WORK ORDER >>
Your answer must match the data word for word.

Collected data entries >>

☆ ☆ ☆

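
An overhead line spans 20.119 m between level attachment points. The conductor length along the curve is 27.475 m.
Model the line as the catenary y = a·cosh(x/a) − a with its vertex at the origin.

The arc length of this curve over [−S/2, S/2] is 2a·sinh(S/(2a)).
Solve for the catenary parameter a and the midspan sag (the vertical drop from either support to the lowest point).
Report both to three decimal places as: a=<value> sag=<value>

a=7.137 sag=8.344

seed: a₀ = √(S³/(24(L−S))) = √(20.119³/(24·7.356)) = 6.791772
iter 1: u=1.481130  f(a)=+8.503e-01  f'(a)=-2.680e+00  a ← 6.791772 − (+8.503e-01/-2.680e+00) = 7.109038
iter 2: u=1.415030  f(a)=+6.321e-02  f'(a)=-2.295e+00  a ← 7.109038 − (+6.321e-02/-2.295e+00) = 7.136579
iter 3: u=1.409569  f(a)=+4.114e-04  f'(a)=-2.265e+00  a ← 7.136579 − (+4.114e-04/-2.265e+00) = 7.136761
iter 4: u=1.409533  f(a)=+1.767e-08  f'(a)=-2.265e+00  a ← 7.136761 − (+1.767e-08/-2.265e+00) = 7.136761
iter 5: u=1.409533  f(a)=+0.000e+00  f'(a)=-2.265e+00  a ← 7.136761 − (+0.000e+00/-2.265e+00) = 7.136761
converged: |Δa| < 1e-12 after 5 iterations
sag = a·(cosh(S/(2a)) − 1) = 7.136761·(cosh(1.409533) − 1) = 8.343945
T_max/T_min = cosh(S/(2a)) = 2.169150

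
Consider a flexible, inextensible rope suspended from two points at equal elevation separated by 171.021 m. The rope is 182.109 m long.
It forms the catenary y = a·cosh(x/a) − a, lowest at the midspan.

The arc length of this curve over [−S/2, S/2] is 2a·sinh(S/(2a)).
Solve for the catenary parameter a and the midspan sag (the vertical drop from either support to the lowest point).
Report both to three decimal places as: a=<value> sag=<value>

seed: a₀ = √(S³/(24(L−S))) = √(171.021³/(24·11.088)) = 137.101414
iter 1: u=0.623703  f(a)=+2.177e-01  f'(a)=-1.681e-01  a ← 137.101414 − (+2.177e-01/-1.681e-01) = 138.396090
iter 2: u=0.617868  f(a)=+3.122e-03  f'(a)=-1.633e-01  a ← 138.396090 − (+3.122e-03/-1.633e-01) = 138.415202
iter 3: u=0.617783  f(a)=+6.628e-07  f'(a)=-1.633e-01  a ← 138.415202 − (+6.628e-07/-1.633e-01) = 138.415206
iter 4: u=0.617783  f(a)=+0.000e+00  f'(a)=-1.633e-01  a ← 138.415206 − (+0.000e+00/-1.633e-01) = 138.415206
converged: |Δa| < 1e-12 after 4 iterations
sag = a·(cosh(S/(2a)) − 1) = 138.415206·(cosh(0.617783) − 1) = 27.264277
T_max/T_min = cosh(S/(2a)) = 1.196975

a=138.415 sag=27.264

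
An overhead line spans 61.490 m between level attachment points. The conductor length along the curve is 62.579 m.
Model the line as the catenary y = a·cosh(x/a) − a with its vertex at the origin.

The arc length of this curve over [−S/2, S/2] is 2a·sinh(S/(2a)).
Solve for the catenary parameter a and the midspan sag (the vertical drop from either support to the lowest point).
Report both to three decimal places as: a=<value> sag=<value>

a=94.566 sag=5.042

seed: a₀ = √(S³/(24(L−S))) = √(61.490³/(24·1.089)) = 94.316392
iter 1: u=0.325977  f(a)=+5.801e-03  f'(a)=-2.334e-02  a ← 94.316392 − (+5.801e-03/-2.334e-02) = 94.564930
iter 2: u=0.325121  f(a)=+2.301e-05  f'(a)=-2.315e-02  a ← 94.564930 − (+2.301e-05/-2.315e-02) = 94.565924
iter 3: u=0.325117  f(a)=+3.652e-10  f'(a)=-2.315e-02  a ← 94.565924 − (+3.652e-10/-2.315e-02) = 94.565924
iter 4: u=0.325117  f(a)=+7.105e-15  f'(a)=-2.315e-02  a ← 94.565924 − (+7.105e-15/-2.315e-02) = 94.565924
converged: |Δa| < 1e-12 after 4 iterations
sag = a·(cosh(S/(2a)) − 1) = 94.565924·(cosh(0.325117) − 1) = 5.042042
T_max/T_min = cosh(S/(2a)) = 1.053318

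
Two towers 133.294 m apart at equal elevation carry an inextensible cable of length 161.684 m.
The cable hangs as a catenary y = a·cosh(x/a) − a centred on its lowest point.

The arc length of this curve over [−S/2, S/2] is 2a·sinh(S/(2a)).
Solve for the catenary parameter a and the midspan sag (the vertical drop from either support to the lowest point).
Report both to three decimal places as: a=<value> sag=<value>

seed: a₀ = √(S³/(24(L−S))) = √(133.294³/(24·28.390)) = 58.955942
iter 1: u=1.130454  f(a)=+1.870e+00  f'(a)=-1.092e+00  a ← 58.955942 − (+1.870e+00/-1.092e+00) = 60.668708
iter 2: u=1.098540  f(a)=+8.460e-02  f'(a)=-9.952e-01  a ← 60.668708 − (+8.460e-02/-9.952e-01) = 60.753714
iter 3: u=1.097003  f(a)=+1.912e-04  f'(a)=-9.907e-01  a ← 60.753714 − (+1.912e-04/-9.907e-01) = 60.753907
iter 4: u=1.096999  f(a)=+9.823e-10  f'(a)=-9.907e-01  a ← 60.753907 − (+9.823e-10/-9.907e-01) = 60.753907
iter 5: u=1.096999  f(a)=+0.000e+00  f'(a)=-9.907e-01  a ← 60.753907 − (+0.000e+00/-9.907e-01) = 60.753907
converged: |Δa| < 1e-12 after 5 iterations
sag = a·(cosh(S/(2a)) − 1) = 60.753907·(cosh(1.096999) − 1) = 40.372085
T_max/T_min = cosh(S/(2a)) = 1.664518

a=60.754 sag=40.372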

☆ ☆ ☆

YOUR RESPONSE >>
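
An overhead line spans 20.119 m between level attachment points. The conductor length along the curve is 27.475 m.
Model the line as the catenary y = a·cosh(x/a) − a with its vertex at the origin.

The arc length of this curve over [−S/2, S/2] is 2a·sinh(S/(2a)).
Solve for the catenary parameter a and the midspan sag (the vertical drop from either support to the lowest point).
Report both to three decimal places as: a=<value> sag=<value>

a=7.137 sag=8.344

seed: a₀ = √(S³/(24(L−S))) = √(20.119³/(24·7.356)) = 6.791772
iter 1: u=1.481130  f(a)=+8.503e-01  f'(a)=-2.680e+00  a ← 6.791772 − (+8.503e-01/-2.680e+00) = 7.109038
iter 2: u=1.415030  f(a)=+6.321e-02  f'(a)=-2.295e+00  a ← 7.109038 − (+6.321e-02/-2.295e+00) = 7.136579
iter 3: u=1.409569  f(a)=+4.114e-04  f'(a)=-2.265e+00  a ← 7.136579 − (+4.114e-04/-2.265e+00) = 7.136761
iter 4: u=1.409533  f(a)=+1.767e-08  f'(a)=-2.265e+00  a ← 7.136761 − (+1.767e-08/-2.265e+00) = 7.136761
iter 5: u=1.409533  f(a)=+0.000e+00  f'(a)=-2.265e+00  a ← 7.136761 − (+0.000e+00/-2.265e+00) = 7.136761
converged: |Δa| < 1e-12 after 5 iterations
sag = a·(cosh(S/(2a)) − 1) = 7.136761·(cosh(1.409533) − 1) = 8.343945
T_max/T_min = cosh(S/(2a)) = 2.169150

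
Consider a flexible, inextensible rope suspended from two points at equal elevation separated by 171.021 m. The rope is 182.109 m long.
It forms the catenary y = a·cosh(x/a) − a, lowest at the midspan.

The arc length of this curve over [−S/2, S/2] is 2a·sinh(S/(2a)).
Solve for the catenary parameter a and the midspan sag (the vertical drop from either support to the lowest point).
Report both to three decimal places as: a=<value> sag=<value>

seed: a₀ = √(S³/(24(L−S))) = √(171.021³/(24·11.088)) = 137.101414
iter 1: u=0.623703  f(a)=+2.177e-01  f'(a)=-1.681e-01  a ← 137.101414 − (+2.177e-01/-1.681e-01) = 138.396090
iter 2: u=0.617868  f(a)=+3.122e-03  f'(a)=-1.633e-01  a ← 138.396090 − (+3.122e-03/-1.633e-01) = 138.415202
iter 3: u=0.617783  f(a)=+6.628e-07  f'(a)=-1.633e-01  a ← 138.415202 − (+6.628e-07/-1.633e-01) = 138.415206
iter 4: u=0.617783  f(a)=+0.000e+00  f'(a)=-1.633e-01  a ← 138.415206 − (+0.000e+00/-1.633e-01) = 138.415206
converged: |Δa| < 1e-12 after 4 iterations
sag = a·(cosh(S/(2a)) − 1) = 138.415206·(cosh(0.617783) − 1) = 27.264277
T_max/T_min = cosh(S/(2a)) = 1.196975

a=138.415 sag=27.264

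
An overhead line spans 61.490 m between level attachment points. The conductor length along the curve is 62.579 m.
Model the line as the catenary y = a·cosh(x/a) − a with its vertex at the origin.

The arc length of this curve over [−S/2, S/2] is 2a·sinh(S/(2a)).
Solve for the catenary parameter a and the midspan sag (the vertical drop from either support to the lowest point).
Report both to three decimal places as: a=<value> sag=<value>

a=94.566 sag=5.042

seed: a₀ = √(S³/(24(L−S))) = √(61.490³/(24·1.089)) = 94.316392
iter 1: u=0.325977  f(a)=+5.801e-03  f'(a)=-2.334e-02  a ← 94.316392 − (+5.801e-03/-2.334e-02) = 94.564930
iter 2: u=0.325121  f(a)=+2.301e-05  f'(a)=-2.315e-02  a ← 94.564930 − (+2.301e-05/-2.315e-02) = 94.565924
iter 3: u=0.325117  f(a)=+3.652e-10  f'(a)=-2.315e-02  a ← 94.565924 − (+3.652e-10/-2.315e-02) = 94.565924
iter 4: u=0.325117  f(a)=+7.105e-15  f'(a)=-2.315e-02  a ← 94.565924 − (+7.105e-15/-2.315e-02) = 94.565924
converged: |Δa| < 1e-12 after 4 iterations
sag = a·(cosh(S/(2a)) − 1) = 94.565924·(cosh(0.325117) − 1) = 5.042042
T_max/T_min = cosh(S/(2a)) = 1.053318

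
Two towers 133.294 m apart at equal elevation carry an inextensible cable of length 161.684 m.
The cable hangs as a catenary y = a·cosh(x/a) − a centred on its lowest point.

The arc length of this curve over [−S/2, S/2] is 2a·sinh(S/(2a)).
Solve for the catenary parameter a and the midspan sag (the vertical drop from either support to the lowest point).
Report both to three decimal places as: a=<value> sag=<value>

seed: a₀ = √(S³/(24(L−S))) = √(133.294³/(24·28.390)) = 58.955942
iter 1: u=1.130454  f(a)=+1.870e+00  f'(a)=-1.092e+00  a ← 58.955942 − (+1.870e+00/-1.092e+00) = 60.668708
iter 2: u=1.098540  f(a)=+8.460e-02  f'(a)=-9.952e-01  a ← 60.668708 − (+8.460e-02/-9.952e-01) = 60.753714
iter 3: u=1.097003  f(a)=+1.912e-04  f'(a)=-9.907e-01  a ← 60.753714 − (+1.912e-04/-9.907e-01) = 60.753907
iter 4: u=1.096999  f(a)=+9.823e-10  f'(a)=-9.907e-01  a ← 60.753907 − (+9.823e-10/-9.907e-01) = 60.753907
iter 5: u=1.096999  f(a)=+0.000e+00  f'(a)=-9.907e-01  a ← 60.753907 − (+0.000e+00/-9.907e-01) = 60.753907
converged: |Δa| < 1e-12 after 5 iterations
sag = a·(cosh(S/(2a)) − 1) = 60.753907·(cosh(1.096999) − 1) = 40.372085
T_max/T_min = cosh(S/(2a)) = 1.664518

a=60.754 sag=40.372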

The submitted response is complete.